Only the lines below between the ones containing "stretcher: (x=0, y=0), insert from +y" and "drawer_front–rail, foot–runner, rail–runner", inclusive, are to be reproduced, each exactly as it stands.

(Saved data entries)
%%
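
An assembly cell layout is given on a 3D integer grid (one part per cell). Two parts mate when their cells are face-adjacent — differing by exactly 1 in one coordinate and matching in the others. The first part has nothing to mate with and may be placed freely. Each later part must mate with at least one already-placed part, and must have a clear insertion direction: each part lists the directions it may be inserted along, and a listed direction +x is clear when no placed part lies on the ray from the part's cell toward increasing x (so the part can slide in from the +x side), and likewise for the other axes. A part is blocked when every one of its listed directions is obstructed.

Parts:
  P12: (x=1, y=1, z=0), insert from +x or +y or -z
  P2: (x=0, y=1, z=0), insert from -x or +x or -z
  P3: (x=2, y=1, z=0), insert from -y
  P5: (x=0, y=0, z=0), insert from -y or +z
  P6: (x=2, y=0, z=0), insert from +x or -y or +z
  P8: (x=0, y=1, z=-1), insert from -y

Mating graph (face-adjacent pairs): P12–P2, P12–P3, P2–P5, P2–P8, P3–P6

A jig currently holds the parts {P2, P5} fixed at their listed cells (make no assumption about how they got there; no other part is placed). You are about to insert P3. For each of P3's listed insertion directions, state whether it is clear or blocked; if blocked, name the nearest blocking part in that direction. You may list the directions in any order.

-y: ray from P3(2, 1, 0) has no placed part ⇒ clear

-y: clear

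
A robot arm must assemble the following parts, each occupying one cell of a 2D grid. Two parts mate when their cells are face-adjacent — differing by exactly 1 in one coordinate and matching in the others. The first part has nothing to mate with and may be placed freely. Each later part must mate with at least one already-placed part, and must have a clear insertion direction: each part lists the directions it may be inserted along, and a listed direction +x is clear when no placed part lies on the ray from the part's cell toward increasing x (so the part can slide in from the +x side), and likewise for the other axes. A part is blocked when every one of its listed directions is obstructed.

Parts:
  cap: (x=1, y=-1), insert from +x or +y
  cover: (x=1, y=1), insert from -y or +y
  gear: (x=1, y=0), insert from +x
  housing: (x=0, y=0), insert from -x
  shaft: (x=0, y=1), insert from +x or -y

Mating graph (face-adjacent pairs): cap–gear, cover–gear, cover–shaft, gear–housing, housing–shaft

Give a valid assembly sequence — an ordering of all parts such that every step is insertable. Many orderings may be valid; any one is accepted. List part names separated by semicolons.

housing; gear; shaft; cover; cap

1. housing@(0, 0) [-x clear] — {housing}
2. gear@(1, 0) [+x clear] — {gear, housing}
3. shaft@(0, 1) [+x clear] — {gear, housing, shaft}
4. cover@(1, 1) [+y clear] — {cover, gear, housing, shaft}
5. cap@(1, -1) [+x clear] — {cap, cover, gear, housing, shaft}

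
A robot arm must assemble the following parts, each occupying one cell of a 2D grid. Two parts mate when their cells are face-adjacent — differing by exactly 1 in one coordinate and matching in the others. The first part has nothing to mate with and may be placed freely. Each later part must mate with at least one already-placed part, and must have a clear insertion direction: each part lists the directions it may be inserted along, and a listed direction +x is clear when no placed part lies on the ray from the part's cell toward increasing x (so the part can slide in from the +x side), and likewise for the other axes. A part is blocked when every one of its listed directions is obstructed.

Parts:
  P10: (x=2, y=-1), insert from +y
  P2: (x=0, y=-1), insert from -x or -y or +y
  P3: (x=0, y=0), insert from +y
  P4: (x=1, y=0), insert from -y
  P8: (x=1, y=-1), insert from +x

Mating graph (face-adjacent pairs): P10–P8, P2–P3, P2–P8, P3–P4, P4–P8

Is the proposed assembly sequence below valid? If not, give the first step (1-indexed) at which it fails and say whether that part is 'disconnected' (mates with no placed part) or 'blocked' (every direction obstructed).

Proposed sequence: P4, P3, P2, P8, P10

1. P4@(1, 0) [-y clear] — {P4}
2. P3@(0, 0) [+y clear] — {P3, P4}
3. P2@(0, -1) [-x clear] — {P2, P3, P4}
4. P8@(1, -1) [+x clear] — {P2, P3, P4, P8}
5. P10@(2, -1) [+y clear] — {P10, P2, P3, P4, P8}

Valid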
%%
%%
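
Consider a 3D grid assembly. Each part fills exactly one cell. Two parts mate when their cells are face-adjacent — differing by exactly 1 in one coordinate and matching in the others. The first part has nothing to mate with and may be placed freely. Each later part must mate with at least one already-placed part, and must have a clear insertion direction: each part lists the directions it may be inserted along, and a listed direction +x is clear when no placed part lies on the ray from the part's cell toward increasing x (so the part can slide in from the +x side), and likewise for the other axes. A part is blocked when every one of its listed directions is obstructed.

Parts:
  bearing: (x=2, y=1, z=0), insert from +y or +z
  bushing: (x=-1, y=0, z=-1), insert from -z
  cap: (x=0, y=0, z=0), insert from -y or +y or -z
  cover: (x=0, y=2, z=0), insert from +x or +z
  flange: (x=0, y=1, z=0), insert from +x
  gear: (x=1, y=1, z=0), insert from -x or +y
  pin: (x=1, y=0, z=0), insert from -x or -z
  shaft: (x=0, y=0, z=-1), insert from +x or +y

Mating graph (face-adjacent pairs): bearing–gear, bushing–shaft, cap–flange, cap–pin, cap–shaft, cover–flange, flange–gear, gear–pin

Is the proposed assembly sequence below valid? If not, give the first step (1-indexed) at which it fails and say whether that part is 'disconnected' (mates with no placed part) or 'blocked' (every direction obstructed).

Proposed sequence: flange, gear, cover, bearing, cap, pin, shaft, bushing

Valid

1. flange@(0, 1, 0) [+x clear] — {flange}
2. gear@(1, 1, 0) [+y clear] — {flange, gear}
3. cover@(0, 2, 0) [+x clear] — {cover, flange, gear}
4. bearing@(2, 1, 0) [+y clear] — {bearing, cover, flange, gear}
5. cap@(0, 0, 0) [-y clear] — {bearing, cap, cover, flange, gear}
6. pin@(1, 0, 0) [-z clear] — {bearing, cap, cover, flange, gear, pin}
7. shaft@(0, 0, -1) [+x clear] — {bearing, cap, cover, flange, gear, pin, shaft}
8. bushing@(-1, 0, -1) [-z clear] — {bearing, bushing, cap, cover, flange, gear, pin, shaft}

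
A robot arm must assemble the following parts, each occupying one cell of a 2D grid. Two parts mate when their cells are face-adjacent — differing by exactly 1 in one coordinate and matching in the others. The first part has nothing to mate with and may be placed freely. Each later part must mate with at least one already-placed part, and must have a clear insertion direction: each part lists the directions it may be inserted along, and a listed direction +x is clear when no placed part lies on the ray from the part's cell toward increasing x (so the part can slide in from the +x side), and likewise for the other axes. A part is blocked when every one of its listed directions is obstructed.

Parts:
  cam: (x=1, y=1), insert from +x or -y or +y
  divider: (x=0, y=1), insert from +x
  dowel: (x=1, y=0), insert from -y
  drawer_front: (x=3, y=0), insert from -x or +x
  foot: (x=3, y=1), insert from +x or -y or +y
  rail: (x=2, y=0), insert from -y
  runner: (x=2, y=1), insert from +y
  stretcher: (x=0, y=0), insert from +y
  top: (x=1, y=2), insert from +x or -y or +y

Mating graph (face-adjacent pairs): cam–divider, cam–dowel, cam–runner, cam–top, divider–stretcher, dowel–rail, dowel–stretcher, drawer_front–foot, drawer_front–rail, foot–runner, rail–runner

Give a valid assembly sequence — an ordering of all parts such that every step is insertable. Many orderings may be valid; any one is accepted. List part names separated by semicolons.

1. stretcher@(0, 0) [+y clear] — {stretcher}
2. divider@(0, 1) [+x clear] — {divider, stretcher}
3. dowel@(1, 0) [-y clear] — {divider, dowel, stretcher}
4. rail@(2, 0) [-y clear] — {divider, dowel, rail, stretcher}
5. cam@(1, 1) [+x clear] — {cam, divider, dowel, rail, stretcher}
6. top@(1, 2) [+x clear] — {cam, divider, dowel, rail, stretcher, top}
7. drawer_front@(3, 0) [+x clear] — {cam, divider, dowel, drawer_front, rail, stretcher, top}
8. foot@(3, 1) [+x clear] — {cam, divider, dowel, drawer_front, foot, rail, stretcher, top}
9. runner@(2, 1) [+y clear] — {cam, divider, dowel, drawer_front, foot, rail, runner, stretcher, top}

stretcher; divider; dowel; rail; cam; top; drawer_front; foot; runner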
%%
%%
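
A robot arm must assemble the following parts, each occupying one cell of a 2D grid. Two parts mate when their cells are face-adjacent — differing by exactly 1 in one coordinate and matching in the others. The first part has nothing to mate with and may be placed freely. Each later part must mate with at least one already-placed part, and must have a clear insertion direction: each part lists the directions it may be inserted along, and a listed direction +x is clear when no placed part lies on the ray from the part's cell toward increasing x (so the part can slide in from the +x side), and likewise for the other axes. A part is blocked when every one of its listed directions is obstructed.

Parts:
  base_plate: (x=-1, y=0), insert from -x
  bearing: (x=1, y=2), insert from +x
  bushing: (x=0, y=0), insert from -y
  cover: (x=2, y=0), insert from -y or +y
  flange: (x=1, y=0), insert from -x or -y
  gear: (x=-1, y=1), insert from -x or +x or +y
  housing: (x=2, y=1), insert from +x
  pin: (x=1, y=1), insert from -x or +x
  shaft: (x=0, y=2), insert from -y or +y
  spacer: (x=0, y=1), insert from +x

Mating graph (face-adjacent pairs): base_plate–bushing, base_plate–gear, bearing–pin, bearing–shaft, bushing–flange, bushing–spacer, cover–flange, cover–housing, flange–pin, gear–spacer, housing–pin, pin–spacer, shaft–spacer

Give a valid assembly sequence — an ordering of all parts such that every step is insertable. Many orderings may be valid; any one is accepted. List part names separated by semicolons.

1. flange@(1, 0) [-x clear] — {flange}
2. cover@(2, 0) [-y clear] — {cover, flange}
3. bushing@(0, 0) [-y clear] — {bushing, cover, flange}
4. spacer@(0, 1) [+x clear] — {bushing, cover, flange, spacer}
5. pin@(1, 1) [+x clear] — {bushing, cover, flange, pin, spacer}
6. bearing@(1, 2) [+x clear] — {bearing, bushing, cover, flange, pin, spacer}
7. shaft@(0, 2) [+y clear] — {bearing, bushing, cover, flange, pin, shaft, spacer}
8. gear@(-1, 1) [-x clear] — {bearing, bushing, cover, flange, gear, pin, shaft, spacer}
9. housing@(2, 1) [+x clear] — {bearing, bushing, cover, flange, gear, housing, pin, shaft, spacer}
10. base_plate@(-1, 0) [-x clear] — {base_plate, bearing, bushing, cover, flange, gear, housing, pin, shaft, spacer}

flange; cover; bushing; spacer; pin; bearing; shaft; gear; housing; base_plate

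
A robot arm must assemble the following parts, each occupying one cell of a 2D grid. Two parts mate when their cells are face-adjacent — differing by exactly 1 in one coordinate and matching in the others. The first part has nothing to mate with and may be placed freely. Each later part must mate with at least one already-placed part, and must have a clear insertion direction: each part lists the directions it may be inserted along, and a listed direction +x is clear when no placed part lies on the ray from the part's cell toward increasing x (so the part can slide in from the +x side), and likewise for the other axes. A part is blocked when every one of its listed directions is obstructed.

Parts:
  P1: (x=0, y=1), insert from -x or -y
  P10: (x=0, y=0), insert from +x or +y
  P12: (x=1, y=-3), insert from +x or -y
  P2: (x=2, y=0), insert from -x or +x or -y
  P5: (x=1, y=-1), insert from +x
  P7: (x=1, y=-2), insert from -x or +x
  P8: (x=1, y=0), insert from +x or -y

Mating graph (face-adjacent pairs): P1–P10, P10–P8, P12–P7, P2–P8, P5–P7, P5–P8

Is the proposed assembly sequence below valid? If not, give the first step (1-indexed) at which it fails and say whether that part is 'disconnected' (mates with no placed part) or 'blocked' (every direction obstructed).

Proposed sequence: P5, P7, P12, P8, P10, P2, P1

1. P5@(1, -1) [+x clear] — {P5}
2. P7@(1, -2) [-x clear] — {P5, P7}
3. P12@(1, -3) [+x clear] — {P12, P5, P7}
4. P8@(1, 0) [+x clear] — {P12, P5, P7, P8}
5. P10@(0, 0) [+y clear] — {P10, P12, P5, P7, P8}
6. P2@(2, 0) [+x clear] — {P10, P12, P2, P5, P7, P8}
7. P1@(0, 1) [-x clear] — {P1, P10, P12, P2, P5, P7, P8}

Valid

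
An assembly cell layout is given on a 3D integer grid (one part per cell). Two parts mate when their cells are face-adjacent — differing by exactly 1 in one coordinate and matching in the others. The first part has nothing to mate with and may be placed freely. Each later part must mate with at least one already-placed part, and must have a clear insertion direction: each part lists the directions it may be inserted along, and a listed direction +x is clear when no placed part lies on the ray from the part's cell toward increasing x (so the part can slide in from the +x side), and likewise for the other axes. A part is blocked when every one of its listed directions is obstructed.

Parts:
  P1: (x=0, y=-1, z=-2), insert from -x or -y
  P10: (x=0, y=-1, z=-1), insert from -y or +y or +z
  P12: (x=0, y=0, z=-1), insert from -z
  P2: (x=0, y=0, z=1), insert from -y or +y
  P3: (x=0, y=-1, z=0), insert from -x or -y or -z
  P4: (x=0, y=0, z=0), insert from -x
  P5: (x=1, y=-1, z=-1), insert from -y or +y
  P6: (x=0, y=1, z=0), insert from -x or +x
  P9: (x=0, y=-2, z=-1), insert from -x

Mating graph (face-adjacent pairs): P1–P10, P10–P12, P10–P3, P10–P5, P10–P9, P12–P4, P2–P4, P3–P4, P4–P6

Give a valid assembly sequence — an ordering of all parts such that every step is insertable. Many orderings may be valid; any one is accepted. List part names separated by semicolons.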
%%
WRITTEN ANSWER
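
  stretcher: (x=0, y=0), insert from +y
  top: (x=1, y=2), insert from +x or -y or +y

Mating graph (face-adjacent pairs): cam–divider, cam–dowel, cam–runner, cam–top, divider–stretcher, dowel–rail, dowel–stretcher, drawer_front–foot, drawer_front–rail, foot–runner, rail–runner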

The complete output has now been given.